Records shown:
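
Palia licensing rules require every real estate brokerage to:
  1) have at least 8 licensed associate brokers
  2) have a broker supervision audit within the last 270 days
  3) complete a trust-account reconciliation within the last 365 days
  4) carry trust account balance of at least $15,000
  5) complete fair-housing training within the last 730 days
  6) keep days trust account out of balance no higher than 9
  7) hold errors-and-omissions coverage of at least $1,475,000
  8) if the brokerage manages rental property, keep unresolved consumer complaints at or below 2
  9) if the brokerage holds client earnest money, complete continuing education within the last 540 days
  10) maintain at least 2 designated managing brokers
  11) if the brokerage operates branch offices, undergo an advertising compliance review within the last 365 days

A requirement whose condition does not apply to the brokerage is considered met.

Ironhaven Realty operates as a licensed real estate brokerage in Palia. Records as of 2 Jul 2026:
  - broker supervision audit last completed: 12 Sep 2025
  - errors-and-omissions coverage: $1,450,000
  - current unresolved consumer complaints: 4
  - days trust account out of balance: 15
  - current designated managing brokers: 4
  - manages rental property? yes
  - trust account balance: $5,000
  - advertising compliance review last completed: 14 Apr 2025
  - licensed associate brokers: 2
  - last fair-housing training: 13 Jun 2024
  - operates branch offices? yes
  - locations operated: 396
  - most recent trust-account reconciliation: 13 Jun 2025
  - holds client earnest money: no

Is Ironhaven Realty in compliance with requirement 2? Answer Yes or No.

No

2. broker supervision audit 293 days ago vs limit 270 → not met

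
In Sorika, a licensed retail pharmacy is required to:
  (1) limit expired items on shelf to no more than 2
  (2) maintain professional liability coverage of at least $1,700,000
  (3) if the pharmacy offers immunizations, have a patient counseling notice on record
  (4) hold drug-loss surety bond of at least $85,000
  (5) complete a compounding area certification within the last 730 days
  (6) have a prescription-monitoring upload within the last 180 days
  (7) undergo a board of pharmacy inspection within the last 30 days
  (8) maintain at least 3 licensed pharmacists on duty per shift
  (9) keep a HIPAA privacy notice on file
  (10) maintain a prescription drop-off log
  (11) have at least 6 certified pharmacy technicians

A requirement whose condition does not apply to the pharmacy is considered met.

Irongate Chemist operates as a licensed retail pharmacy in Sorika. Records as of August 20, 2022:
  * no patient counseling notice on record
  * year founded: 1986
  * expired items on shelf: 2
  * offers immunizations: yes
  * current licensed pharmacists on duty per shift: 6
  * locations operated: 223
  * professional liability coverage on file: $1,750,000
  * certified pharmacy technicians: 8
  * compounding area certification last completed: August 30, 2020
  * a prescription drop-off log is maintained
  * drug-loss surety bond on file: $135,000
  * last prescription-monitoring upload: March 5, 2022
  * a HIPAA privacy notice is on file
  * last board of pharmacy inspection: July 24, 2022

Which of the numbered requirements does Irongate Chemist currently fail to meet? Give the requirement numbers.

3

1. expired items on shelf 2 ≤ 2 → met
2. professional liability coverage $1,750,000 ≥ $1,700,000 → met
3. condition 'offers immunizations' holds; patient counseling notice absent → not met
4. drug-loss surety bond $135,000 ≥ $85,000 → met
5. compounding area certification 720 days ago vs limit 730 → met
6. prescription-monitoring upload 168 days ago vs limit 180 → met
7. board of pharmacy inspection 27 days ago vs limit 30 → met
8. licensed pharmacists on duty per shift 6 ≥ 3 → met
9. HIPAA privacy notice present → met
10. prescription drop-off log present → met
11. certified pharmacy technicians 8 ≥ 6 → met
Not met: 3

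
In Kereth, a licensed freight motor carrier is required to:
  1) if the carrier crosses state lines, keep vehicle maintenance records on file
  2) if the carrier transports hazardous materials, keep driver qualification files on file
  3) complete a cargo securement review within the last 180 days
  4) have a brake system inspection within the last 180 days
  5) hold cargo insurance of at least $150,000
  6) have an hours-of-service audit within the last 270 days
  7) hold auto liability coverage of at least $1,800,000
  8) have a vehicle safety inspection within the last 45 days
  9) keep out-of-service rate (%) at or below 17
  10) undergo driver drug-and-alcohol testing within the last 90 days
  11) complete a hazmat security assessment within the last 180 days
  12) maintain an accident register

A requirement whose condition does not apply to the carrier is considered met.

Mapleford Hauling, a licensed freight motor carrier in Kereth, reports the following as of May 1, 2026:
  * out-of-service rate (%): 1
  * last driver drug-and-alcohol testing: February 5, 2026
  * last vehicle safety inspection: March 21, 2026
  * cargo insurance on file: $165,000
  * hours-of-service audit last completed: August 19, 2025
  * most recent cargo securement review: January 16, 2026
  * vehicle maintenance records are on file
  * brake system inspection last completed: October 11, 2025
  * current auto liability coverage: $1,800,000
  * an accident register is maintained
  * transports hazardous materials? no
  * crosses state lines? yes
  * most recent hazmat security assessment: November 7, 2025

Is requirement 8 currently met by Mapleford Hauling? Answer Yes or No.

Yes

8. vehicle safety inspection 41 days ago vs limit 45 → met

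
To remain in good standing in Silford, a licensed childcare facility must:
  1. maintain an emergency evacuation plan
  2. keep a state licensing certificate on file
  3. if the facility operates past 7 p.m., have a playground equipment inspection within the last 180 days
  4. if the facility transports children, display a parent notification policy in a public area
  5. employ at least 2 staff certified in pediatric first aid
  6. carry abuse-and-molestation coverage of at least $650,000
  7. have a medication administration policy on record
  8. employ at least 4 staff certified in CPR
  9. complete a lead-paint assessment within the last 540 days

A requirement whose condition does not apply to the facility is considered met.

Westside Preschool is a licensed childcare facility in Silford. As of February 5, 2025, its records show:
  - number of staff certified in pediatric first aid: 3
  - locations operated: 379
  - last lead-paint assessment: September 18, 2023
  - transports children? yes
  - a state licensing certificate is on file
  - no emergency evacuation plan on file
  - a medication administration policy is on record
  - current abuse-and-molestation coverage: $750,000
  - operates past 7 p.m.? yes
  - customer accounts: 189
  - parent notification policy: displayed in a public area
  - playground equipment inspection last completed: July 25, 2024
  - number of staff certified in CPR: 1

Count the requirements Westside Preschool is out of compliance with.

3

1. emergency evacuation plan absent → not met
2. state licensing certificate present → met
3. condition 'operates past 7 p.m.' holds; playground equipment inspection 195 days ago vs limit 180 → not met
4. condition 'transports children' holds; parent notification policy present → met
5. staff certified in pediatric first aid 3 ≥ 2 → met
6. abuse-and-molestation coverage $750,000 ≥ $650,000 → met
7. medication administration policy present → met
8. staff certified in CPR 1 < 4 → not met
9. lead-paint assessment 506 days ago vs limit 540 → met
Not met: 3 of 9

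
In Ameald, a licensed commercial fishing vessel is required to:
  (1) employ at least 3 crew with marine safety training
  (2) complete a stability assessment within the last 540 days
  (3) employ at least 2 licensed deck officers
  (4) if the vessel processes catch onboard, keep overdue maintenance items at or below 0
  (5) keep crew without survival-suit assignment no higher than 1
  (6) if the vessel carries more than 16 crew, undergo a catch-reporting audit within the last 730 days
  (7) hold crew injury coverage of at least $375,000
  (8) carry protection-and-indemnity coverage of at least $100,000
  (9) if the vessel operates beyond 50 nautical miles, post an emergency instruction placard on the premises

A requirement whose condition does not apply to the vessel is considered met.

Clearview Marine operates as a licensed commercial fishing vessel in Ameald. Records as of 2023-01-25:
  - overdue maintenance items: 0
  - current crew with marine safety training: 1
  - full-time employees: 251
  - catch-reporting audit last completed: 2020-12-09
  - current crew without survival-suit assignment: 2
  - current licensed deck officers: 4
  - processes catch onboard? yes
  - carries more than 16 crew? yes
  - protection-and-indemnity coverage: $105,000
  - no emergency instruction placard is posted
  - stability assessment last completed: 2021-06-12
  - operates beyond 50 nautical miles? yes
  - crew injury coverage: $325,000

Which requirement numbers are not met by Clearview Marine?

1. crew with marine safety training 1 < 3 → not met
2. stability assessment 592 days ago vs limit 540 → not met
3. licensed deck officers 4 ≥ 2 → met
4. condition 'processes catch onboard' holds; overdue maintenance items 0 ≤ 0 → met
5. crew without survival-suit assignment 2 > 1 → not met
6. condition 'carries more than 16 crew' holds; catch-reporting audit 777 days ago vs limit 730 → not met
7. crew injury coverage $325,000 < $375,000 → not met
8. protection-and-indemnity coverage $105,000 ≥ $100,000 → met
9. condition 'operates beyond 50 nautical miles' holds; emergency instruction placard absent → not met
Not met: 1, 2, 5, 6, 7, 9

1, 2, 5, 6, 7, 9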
---
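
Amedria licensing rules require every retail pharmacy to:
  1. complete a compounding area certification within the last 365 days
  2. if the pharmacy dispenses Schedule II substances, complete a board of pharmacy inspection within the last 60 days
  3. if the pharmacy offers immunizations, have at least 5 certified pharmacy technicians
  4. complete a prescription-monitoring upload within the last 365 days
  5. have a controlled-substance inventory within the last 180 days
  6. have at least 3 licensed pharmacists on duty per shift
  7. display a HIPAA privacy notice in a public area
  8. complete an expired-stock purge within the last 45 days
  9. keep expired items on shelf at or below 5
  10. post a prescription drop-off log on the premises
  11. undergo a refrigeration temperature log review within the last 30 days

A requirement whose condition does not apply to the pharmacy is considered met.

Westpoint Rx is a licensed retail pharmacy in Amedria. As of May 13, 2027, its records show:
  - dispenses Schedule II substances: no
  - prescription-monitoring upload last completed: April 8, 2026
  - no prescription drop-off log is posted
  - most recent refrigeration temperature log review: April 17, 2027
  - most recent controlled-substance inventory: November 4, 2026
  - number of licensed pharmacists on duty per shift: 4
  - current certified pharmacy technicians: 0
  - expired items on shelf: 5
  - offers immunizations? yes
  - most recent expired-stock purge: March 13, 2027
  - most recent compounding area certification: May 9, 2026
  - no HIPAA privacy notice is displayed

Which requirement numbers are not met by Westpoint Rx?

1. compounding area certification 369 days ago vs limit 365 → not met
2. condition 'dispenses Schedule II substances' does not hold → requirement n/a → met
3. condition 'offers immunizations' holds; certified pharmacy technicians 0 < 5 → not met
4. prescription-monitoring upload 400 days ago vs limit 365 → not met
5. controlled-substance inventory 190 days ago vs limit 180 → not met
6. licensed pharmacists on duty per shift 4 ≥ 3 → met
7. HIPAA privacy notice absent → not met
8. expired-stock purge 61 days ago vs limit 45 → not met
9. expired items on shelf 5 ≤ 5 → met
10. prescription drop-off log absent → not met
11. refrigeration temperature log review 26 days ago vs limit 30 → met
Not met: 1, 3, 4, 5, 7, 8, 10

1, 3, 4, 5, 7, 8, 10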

Action item: Among the lines of the material, find those that hold the word "commercial" and copy them.

Problem solution:
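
In Ameald, a licensed commercial fishing vessel is required to:
Clearview Marine operates as a licensed commercial fishing vessel in Ameald. Records as of 2023-01-25: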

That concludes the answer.